Collected data
= = = = =

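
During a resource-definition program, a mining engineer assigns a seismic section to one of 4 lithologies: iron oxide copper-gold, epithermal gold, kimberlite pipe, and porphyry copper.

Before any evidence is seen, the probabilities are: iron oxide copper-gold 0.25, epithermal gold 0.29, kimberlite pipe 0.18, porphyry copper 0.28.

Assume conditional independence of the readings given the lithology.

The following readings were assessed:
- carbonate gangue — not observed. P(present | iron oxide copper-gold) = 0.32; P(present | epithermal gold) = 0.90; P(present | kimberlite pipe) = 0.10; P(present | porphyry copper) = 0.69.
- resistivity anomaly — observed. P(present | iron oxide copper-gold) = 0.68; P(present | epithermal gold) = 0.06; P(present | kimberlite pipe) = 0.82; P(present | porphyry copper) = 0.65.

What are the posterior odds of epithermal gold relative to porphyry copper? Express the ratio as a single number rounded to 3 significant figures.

0.0308

The normalizing constant cancels in an odds ratio, so compute prior × likelihood for the two hypotheses only (using 1 − P(present | H) for each absent reading):
  epithermal gold: 0.29 × (1 − 0.90) × 0.06 = 0.00174
  porphyry copper: 0.28 × (1 − 0.69) × 0.65 = 0.05642
Odds(epithermal gold : porphyry copper) = 0.00174 / 0.05642 ≈ 0.0308.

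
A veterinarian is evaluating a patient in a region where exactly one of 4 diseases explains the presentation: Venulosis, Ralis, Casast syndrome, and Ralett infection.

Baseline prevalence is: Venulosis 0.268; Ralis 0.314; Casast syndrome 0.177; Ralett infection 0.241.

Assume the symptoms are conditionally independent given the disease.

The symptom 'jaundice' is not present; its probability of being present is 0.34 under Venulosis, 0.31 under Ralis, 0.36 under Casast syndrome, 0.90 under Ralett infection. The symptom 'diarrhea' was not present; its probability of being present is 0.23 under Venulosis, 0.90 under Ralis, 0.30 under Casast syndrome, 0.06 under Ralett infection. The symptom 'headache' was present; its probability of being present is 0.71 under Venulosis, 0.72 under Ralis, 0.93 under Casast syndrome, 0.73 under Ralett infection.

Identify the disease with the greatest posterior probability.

Venulosis

Multiply each prior by the joint likelihood of the symptom pattern (using 1 − P(present | H) for each absent symptom):
  Venulosis: 0.268 × (1 − 0.34) × (1 − 0.23) × 0.71 = 0.0967
  Ralis: 0.314 × (1 − 0.31) × (1 − 0.90) × 0.72 = 0.0156
  Casast syndrome: 0.177 × (1 − 0.36) × (1 − 0.30) × 0.93 = 0.073745
  Ralett infection: 0.241 × (1 − 0.90) × (1 − 0.06) × 0.73 = 0.016537
The unnormalized weights sum to 0.20258.
P(Venulosis | evidence) ≈ 0.0967 / 0.20258 ≈ 0.477
P(Ralis | evidence) ≈ 0.0156 / 0.20258 ≈ 0.077
P(Casast syndrome | evidence) ≈ 0.073745 / 0.20258 ≈ 0.364
P(Ralett infection | evidence) ≈ 0.016537 / 0.20258 ≈ 0.082
The largest is 0.477, so Venulosis is most probable.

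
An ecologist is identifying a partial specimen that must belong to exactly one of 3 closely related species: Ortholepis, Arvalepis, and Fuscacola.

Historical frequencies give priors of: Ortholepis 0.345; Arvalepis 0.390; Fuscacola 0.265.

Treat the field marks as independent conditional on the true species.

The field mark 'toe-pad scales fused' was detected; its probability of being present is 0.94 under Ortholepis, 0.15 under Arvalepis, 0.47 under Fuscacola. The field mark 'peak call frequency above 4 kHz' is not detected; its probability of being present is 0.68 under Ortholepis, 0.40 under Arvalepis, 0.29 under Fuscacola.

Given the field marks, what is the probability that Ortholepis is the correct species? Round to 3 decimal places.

By Bayes' rule with conditional independence, the unnormalized weight for each hypothesis is prior × ∏ likelihoods (using 1 − P(present | H) for each absent field mark):
  Ortholepis: 0.345 × 0.94 × (1 − 0.68) = 0.10378
  Arvalepis: 0.390 × 0.15 × (1 − 0.40) = 0.0351
  Fuscacola: 0.265 × 0.47 × (1 − 0.29) = 0.08843
Marginal likelihood of the evidence = 0.22731.
P(Ortholepis | evidence) = 0.10378 / 0.22731 ≈ 0.457.

0.457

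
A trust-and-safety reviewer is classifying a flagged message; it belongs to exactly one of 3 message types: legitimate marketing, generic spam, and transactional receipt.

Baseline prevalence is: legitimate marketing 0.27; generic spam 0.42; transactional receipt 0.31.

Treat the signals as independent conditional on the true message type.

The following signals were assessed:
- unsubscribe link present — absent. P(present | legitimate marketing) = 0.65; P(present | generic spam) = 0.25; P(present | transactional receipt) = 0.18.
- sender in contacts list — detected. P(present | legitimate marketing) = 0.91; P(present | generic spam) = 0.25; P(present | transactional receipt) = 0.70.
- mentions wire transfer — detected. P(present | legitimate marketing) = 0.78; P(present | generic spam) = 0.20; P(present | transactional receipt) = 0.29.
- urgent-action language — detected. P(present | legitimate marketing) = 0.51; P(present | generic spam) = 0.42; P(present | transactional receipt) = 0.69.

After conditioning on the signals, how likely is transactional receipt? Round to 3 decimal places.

Multiply each prior by the joint likelihood of the signal pattern (using 1 − P(present | H) for each absent signal):
  legitimate marketing: 0.27 × (1 − 0.65) × 0.91 × 0.78 × 0.51 = 0.034209
  generic spam: 0.42 × (1 − 0.25) × 0.25 × 0.20 × 0.42 = 0.006615
  transactional receipt: 0.31 × (1 − 0.18) × 0.70 × 0.29 × 0.69 = 0.035606
The unnormalized weights sum to 0.07643.
P(transactional receipt | evidence) = 0.035606 / 0.07643 ≈ 0.466.

0.466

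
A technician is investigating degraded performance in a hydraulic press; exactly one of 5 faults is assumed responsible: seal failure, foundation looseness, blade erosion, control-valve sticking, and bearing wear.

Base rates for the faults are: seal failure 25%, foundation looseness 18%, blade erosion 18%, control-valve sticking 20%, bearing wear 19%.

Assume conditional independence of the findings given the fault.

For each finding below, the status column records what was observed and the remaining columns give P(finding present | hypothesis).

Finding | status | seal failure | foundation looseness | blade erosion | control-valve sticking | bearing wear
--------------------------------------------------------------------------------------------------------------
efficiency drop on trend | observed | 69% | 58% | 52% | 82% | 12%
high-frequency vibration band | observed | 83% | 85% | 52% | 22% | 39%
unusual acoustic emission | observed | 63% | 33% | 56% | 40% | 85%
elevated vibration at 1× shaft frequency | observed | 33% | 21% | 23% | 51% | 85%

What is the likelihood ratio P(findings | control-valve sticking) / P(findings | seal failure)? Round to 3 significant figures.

Joint likelihood of the evidence pattern under each hypothesis:
  control-valve sticking: 0.82 × 0.22 × 0.40 × 0.51 = 0.036802
  seal failure: 0.69 × 0.83 × 0.63 × 0.33 = 0.11906
Bayes factor = 0.036802 / 0.11906 ≈ 0.309

0.309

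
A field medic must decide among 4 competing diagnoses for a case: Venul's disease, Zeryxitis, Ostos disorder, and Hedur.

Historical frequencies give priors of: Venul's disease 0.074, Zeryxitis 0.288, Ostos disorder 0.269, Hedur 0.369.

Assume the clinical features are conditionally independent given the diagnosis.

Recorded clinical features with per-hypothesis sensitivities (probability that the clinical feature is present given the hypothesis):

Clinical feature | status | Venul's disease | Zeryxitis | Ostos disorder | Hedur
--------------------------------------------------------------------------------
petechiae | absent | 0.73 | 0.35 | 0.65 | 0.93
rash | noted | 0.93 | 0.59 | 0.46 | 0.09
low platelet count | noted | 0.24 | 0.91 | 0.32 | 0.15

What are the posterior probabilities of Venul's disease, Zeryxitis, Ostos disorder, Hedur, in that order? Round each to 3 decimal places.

For each hypothesis, the unnormalized posterior weight is prior × product of the clinical feature likelihoods (using 1 − P(present | H) for each absent clinical feature):
  Venul's disease: 0.074 × (1 − 0.73) × 0.93 × 0.24 = 0.0044595
  Zeryxitis: 0.288 × (1 − 0.35) × 0.59 × 0.91 = 0.10051
  Ostos disorder: 0.269 × (1 − 0.65) × 0.46 × 0.32 = 0.013859
  Hedur: 0.369 × (1 − 0.93) × 0.09 × 0.15 = 0.0003487
The unnormalized weights sum to 0.11917.
P(Venul's disease | evidence) = 0.0044595 / 0.11917 ≈ 0.037
P(Zeryxitis | evidence) = 0.10051 / 0.11917 ≈ 0.843
P(Ostos disorder | evidence) = 0.013859 / 0.11917 ≈ 0.116
P(Hedur | evidence) = 0.0003487 / 0.11917 ≈ 0.003

0.037, 0.843, 0.116, 0.003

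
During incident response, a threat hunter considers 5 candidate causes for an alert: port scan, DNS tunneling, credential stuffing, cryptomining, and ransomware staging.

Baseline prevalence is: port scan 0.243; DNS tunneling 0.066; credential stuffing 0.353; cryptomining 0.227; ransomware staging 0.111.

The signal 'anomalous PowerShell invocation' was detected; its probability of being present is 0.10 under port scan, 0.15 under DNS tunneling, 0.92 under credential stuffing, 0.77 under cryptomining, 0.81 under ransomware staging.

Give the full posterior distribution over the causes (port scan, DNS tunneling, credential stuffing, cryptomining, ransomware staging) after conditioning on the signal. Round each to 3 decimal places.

For each hypothesis, the unnormalized posterior weight is prior × likelihood:
  port scan: 0.243 × 0.10 = 0.0243
  DNS tunneling: 0.066 × 0.15 = 0.0099
  credential stuffing: 0.353 × 0.92 = 0.32476
  cryptomining: 0.227 × 0.77 = 0.17479
  ransomware staging: 0.111 × 0.81 = 0.08991
Normalizing constant Z = 0.0243 + 0.0099 + 0.32476 + 0.17479 + 0.08991 = 0.62366.
P(port scan | evidence) = 0.0243 / 0.62366 ≈ 0.039
P(DNS tunneling | evidence) = 0.0099 / 0.62366 ≈ 0.016
P(credential stuffing | evidence) = 0.32476 / 0.62366 ≈ 0.521
P(cryptomining | evidence) = 0.17479 / 0.62366 ≈ 0.280
P(ransomware staging | evidence) = 0.08991 / 0.62366 ≈ 0.144

0.039, 0.016, 0.521, 0.280, 0.144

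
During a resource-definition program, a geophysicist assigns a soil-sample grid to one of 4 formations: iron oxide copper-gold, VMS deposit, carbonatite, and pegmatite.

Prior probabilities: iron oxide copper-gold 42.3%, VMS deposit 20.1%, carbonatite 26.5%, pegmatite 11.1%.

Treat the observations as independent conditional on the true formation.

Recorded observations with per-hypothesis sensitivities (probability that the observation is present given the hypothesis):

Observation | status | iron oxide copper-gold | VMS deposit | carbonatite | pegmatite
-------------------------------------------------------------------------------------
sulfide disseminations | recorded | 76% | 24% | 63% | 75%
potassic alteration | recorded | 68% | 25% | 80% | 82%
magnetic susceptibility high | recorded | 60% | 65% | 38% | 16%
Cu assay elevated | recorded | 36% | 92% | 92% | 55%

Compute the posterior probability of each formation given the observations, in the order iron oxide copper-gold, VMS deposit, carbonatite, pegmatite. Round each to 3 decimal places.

0.441, 0.067, 0.436, 0.056

For each hypothesis, the unnormalized posterior weight is prior × product of the observation likelihoods:
  iron oxide copper-gold: 0.423 × 0.76 × 0.68 × 0.60 × 0.36 = 0.047219
  VMS deposit: 0.201 × 0.24 × 0.25 × 0.65 × 0.92 = 0.0072119
  carbonatite: 0.265 × 0.63 × 0.80 × 0.38 × 0.92 = 0.046693
  pegmatite: 0.111 × 0.75 × 0.82 × 0.16 × 0.55 = 0.0060073
Normalizing constant Z = 0.047219 + 0.0072119 + 0.046693 + 0.0060073 = 0.10713.
P(iron oxide copper-gold | evidence) = 0.047219 / 0.10713 ≈ 0.441
P(VMS deposit | evidence) = 0.0072119 / 0.10713 ≈ 0.067
P(carbonatite | evidence) = 0.046693 / 0.10713 ≈ 0.436
P(pegmatite | evidence) = 0.0060073 / 0.10713 ≈ 0.056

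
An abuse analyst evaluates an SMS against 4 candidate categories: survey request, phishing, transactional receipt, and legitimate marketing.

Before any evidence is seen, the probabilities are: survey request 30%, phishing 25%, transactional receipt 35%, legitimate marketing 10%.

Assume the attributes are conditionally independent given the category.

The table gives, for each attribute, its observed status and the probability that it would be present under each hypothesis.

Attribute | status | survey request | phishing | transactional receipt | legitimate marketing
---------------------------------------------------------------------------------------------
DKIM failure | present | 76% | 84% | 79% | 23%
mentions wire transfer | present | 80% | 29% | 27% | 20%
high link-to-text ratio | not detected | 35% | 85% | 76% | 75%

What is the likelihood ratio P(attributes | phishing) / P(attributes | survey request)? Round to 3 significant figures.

Joint likelihood of the attribute pattern under each hypothesis (using 1 − P(present | H) for each absent attribute):
  phishing: 0.84 × 0.29 × (1 − 0.85) = 0.03654
  survey request: 0.76 × 0.80 × (1 − 0.35) = 0.3952
Bayes factor = 0.03654 / 0.3952 ≈ 0.0925

0.0925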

= = = = =

Every line that contains the string "mentions" should be copied from the entries.

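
- mentions wire transfer — detected. P(present | legitimate marketing) = 0.78; P(present | generic spam) = 0.20; P(present | transactional receipt) = 0.29.
mentions wire transfer | present | 80% | 29% | 27% | 20%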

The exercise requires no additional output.